[Stored items]
=== Section Start ===

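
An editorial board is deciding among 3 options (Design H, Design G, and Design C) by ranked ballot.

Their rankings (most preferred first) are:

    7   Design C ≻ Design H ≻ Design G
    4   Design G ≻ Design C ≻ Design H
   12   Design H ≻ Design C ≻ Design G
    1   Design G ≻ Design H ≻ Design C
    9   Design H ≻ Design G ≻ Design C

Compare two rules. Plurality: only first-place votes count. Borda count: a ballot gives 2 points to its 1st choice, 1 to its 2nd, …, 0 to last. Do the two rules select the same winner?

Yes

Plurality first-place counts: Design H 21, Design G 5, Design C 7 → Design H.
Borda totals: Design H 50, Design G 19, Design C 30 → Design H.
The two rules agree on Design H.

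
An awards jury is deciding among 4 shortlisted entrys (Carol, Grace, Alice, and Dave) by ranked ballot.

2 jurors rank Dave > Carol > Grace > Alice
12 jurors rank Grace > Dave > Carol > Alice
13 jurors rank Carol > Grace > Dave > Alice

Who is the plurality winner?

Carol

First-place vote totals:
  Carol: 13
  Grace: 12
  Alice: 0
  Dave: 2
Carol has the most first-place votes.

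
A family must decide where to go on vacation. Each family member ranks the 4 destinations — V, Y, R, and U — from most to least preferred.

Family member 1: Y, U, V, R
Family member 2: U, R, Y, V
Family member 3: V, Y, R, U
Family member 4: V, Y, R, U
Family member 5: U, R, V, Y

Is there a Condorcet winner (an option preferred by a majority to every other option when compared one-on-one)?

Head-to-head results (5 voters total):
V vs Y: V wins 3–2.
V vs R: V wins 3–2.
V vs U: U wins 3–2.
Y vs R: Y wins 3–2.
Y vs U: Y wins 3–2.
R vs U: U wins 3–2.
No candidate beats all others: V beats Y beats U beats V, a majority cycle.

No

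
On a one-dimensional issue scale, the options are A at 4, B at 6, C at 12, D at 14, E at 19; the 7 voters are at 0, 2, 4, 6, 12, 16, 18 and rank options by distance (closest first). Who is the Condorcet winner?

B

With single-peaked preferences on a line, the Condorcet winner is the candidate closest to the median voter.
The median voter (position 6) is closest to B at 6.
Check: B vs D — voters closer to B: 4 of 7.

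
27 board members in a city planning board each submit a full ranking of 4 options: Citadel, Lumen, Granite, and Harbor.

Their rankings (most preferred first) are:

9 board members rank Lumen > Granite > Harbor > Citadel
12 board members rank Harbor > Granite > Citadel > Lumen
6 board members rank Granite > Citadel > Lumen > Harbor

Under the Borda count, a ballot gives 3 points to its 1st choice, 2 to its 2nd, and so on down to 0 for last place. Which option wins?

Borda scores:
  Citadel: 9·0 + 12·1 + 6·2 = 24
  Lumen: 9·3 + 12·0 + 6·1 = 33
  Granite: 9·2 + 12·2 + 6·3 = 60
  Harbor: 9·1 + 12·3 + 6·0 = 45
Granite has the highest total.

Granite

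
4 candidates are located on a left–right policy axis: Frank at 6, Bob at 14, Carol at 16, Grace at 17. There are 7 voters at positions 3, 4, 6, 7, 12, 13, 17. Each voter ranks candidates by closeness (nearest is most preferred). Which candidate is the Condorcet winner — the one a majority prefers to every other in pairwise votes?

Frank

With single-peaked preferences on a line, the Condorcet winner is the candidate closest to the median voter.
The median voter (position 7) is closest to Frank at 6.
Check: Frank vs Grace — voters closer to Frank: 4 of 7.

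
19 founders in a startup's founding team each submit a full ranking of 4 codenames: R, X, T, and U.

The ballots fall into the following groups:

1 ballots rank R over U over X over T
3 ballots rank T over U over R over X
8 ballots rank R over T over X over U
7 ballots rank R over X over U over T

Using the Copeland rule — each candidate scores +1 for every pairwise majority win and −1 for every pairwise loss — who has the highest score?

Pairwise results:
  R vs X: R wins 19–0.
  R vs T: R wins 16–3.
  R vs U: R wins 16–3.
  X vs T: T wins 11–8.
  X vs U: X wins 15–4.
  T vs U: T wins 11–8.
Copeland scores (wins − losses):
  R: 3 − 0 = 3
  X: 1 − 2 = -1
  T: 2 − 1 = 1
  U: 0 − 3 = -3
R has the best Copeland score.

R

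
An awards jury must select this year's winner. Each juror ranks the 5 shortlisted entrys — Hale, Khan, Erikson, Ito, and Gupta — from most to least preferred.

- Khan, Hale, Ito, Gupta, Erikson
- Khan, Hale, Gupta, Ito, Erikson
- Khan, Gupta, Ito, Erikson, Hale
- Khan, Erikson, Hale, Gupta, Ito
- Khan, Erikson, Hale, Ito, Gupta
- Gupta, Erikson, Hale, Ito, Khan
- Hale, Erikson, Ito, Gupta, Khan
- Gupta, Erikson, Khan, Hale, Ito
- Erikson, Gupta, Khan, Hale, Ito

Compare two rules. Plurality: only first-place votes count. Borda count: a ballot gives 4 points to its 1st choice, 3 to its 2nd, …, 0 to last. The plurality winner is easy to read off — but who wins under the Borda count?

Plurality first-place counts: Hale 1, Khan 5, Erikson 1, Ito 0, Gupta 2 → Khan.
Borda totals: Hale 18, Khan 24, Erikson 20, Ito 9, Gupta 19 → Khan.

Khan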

=== Section End ===

Instructions for the task
Starting with the first line of the entries and ending with the line that has "H ≻ Design G ≻ Design C", copy each line exactly and add nothing.

Answer for this exercise
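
An editorial board is deciding among 3 options (Design H, Design G, and Design C) by ranked ballot.

Their rankings (most preferred first) are:

    7   Design C ≻ Design H ≻ Design G
    4   Design G ≻ Design C ≻ Design H
   12   Design H ≻ Design C ≻ Design G
    1   Design G ≻ Design H ≻ Design C
    9   Design H ≻ Design G ≻ Design C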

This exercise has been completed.